# EXERCISE OBJECTIVE
Print, exactly as they appear, only the lines from the line that contains "Let V = -5." through the end of the listing.
=======
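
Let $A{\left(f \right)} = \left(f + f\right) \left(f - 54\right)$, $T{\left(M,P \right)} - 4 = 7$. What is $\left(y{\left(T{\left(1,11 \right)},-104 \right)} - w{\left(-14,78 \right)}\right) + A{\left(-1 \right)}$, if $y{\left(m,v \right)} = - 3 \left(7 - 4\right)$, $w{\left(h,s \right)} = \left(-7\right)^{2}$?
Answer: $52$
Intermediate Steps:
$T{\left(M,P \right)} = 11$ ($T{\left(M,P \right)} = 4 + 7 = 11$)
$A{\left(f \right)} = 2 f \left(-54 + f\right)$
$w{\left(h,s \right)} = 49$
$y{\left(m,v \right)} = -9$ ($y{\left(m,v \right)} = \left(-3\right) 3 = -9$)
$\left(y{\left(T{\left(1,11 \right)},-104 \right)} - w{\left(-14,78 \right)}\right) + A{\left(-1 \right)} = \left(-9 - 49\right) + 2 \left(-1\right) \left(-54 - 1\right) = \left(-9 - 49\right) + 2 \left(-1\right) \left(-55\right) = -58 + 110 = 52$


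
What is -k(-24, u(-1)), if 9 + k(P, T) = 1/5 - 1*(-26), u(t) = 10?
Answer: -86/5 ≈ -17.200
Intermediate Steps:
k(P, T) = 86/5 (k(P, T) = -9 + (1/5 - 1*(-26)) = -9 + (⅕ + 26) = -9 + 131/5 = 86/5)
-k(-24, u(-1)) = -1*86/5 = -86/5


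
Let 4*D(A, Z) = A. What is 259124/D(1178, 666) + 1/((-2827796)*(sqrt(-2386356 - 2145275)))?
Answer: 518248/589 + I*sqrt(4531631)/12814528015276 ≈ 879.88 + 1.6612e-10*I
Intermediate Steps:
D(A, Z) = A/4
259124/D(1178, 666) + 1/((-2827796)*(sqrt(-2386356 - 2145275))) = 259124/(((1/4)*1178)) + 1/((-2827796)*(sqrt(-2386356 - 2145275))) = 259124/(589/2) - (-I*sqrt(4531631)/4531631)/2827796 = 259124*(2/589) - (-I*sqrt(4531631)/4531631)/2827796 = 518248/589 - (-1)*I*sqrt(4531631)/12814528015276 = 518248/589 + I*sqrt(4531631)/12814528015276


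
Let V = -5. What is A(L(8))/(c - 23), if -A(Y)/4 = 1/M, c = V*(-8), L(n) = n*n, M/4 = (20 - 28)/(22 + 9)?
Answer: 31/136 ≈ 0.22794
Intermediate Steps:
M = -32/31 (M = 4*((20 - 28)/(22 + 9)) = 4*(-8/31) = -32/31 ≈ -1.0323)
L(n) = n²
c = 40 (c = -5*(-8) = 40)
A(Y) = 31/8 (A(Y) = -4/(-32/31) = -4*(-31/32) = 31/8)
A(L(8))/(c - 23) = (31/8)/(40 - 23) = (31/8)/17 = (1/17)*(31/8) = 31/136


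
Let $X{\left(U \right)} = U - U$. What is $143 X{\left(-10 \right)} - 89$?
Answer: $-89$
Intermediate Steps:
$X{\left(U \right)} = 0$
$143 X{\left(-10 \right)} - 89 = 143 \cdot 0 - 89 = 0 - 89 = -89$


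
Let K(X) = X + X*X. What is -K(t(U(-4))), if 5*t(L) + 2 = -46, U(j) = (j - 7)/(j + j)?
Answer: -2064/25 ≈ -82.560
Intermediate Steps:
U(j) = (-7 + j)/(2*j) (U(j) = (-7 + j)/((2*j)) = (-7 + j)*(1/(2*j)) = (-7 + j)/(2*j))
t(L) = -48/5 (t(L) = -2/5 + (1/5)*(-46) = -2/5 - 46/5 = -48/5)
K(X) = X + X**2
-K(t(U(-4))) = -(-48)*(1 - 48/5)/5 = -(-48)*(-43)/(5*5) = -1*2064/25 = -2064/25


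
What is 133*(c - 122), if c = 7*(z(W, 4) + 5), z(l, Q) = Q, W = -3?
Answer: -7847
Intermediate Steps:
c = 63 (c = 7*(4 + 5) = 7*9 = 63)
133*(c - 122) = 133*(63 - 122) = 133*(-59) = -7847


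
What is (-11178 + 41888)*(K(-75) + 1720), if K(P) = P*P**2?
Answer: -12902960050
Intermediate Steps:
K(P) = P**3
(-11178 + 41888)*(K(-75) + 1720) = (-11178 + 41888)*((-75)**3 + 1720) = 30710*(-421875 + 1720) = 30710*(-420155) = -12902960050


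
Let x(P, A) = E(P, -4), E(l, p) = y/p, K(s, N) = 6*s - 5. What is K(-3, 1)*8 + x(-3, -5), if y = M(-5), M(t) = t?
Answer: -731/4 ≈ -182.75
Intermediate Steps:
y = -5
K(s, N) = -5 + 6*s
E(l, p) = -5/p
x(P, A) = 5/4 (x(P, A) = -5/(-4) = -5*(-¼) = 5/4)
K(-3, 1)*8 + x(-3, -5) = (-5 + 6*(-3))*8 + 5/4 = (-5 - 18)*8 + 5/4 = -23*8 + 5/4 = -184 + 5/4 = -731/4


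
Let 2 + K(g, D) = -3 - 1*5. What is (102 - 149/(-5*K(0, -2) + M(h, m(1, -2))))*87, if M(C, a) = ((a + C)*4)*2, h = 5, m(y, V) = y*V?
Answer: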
=======
# RESPONSE AREA
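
Let V = -5. What is A(L(8))/(c - 23), if -A(Y)/4 = 1/M, c = V*(-8), L(n) = n*n, M/4 = (20 - 28)/(22 + 9)?
Answer: 31/136 ≈ 0.22794
Intermediate Steps:
M = -32/31 (M = 4*((20 - 28)/(22 + 9)) = 4*(-8/31) = -32/31 ≈ -1.0323)
L(n) = n²
c = 40 (c = -5*(-8) = 40)
A(Y) = 31/8 (A(Y) = -4/(-32/31) = -4*(-31/32) = 31/8)
A(L(8))/(c - 23) = (31/8)/(40 - 23) = (31/8)/17 = (1/17)*(31/8) = 31/136


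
Let $X{\left(U \right)} = U - U$. What is $143 X{\left(-10 \right)} - 89$?
Answer: $-89$
Intermediate Steps:
$X{\left(U \right)} = 0$
$143 X{\left(-10 \right)} - 89 = 143 \cdot 0 - 89 = 0 - 89 = -89$


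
Let K(X) = X + X*X. What is -K(t(U(-4))), if 5*t(L) + 2 = -46, U(j) = (j - 7)/(j + j)?
Answer: -2064/25 ≈ -82.560
Intermediate Steps:
U(j) = (-7 + j)/(2*j) (U(j) = (-7 + j)/((2*j)) = (-7 + j)*(1/(2*j)) = (-7 + j)/(2*j))
t(L) = -48/5 (t(L) = -2/5 + (1/5)*(-46) = -2/5 - 46/5 = -48/5)
K(X) = X + X**2
-K(t(U(-4))) = -(-48)*(1 - 48/5)/5 = -(-48)*(-43)/(5*5) = -1*2064/25 = -2064/25


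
What is 133*(c - 122), if c = 7*(z(W, 4) + 5), z(l, Q) = Q, W = -3?
Answer: -7847
Intermediate Steps:
c = 63 (c = 7*(4 + 5) = 7*9 = 63)
133*(c - 122) = 133*(63 - 122) = 133*(-59) = -7847


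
What is (-11178 + 41888)*(K(-75) + 1720), if K(P) = P*P**2?
Answer: -12902960050
Intermediate Steps:
K(P) = P**3
(-11178 + 41888)*(K(-75) + 1720) = (-11178 + 41888)*((-75)**3 + 1720) = 30710*(-421875 + 1720) = 30710*(-420155) = -12902960050


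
Let x(P, A) = E(P, -4), E(l, p) = y/p, K(s, N) = 6*s - 5. What is K(-3, 1)*8 + x(-3, -5), if y = M(-5), M(t) = t?
Answer: -731/4 ≈ -182.75
Intermediate Steps:
y = -5
K(s, N) = -5 + 6*s
E(l, p) = -5/p
x(P, A) = 5/4 (x(P, A) = -5/(-4) = -5*(-¼) = 5/4)
K(-3, 1)*8 + x(-3, -5) = (-5 + 6*(-3))*8 + 5/4 = (-5 - 18)*8 + 5/4 = -23*8 + 5/4 = -184 + 5/4 = -731/4


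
Let 2 + K(g, D) = -3 - 1*5. What is (102 - 149/(-5*K(0, -2) + M(h, m(1, -2))))*87, if M(C, a) = ((a + C)*4)*2, h = 5, m(y, V) = y*V?
Answer: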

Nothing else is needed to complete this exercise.